Data extracted from a collection
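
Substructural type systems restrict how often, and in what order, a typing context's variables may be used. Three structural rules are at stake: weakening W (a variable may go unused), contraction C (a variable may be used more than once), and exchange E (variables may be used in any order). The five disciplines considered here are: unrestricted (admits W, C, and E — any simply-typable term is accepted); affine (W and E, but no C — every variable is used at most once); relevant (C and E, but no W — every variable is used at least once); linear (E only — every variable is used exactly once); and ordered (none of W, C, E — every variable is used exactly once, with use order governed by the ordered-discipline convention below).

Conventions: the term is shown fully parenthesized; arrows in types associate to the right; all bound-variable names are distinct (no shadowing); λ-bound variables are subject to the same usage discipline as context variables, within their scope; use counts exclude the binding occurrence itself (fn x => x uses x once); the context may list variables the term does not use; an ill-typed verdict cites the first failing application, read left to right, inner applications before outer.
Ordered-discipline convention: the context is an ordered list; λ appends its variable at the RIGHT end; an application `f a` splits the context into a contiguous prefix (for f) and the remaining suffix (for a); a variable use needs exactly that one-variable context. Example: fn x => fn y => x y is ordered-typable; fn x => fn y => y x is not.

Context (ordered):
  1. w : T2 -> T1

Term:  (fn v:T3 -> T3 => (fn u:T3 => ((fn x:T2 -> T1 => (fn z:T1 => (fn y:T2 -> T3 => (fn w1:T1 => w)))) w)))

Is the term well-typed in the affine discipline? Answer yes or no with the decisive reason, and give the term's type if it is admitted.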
...
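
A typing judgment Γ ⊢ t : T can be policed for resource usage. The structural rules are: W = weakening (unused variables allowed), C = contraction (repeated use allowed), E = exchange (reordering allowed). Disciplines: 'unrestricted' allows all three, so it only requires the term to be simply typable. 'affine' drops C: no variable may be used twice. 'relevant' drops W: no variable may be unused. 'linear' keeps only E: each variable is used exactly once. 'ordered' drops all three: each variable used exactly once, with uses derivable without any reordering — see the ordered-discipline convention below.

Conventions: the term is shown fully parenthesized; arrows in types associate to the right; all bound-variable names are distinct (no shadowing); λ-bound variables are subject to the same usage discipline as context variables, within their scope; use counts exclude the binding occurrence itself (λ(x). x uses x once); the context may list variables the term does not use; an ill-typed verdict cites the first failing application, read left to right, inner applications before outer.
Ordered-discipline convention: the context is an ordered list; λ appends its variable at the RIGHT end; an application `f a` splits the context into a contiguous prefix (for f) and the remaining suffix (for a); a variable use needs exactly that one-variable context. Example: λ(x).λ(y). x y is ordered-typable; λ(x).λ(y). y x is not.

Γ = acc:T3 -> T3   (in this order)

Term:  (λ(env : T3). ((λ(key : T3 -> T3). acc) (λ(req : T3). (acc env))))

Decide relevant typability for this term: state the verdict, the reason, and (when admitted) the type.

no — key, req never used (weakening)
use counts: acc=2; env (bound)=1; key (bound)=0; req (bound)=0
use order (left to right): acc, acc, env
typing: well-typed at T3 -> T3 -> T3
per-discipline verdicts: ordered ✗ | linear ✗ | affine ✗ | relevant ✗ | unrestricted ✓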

(Your task): Within the entries above, find every line where the string "contraction" occurs, and copy it.

(Exercise response):
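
Substructural type systems restrict how often, and in what order, a typing context's variables may be used. Three structural rules are at stake: weakening W (a variable may go unused), contraction C (a variable may be used more than once), and exchange E (variables may be used in any order). The five disciplines considered here are: unrestricted (admits W, C, and E — any simply-typable term is accepted); affine (W and E, but no C — every variable is used at most once); relevant (C and E, but no W — every variable is used at least once); linear (E only — every variable is used exactly once); and ordered (none of W, C, E — every variable is used exactly once, with use order governed by the ordered-discipline convention below).
A typing judgment Γ ⊢ t : T can be policed for resource usage. The structural rules are: W = weakening (unused variables allowed), C = contraction (repeated use allowed), E = exchange (reordering allowed). Disciplines: 'unrestricted' allows all three, so it only requires the term to be simply typable. 'affine' drops C: no variable may be used twice. 'relevant' drops W: no variable may be unused. 'linear' keeps only E: each variable is used exactly once. 'ordered' drops all three: each variable used exactly once, with uses derivable without any reordering — see the ordered-discipline convention below.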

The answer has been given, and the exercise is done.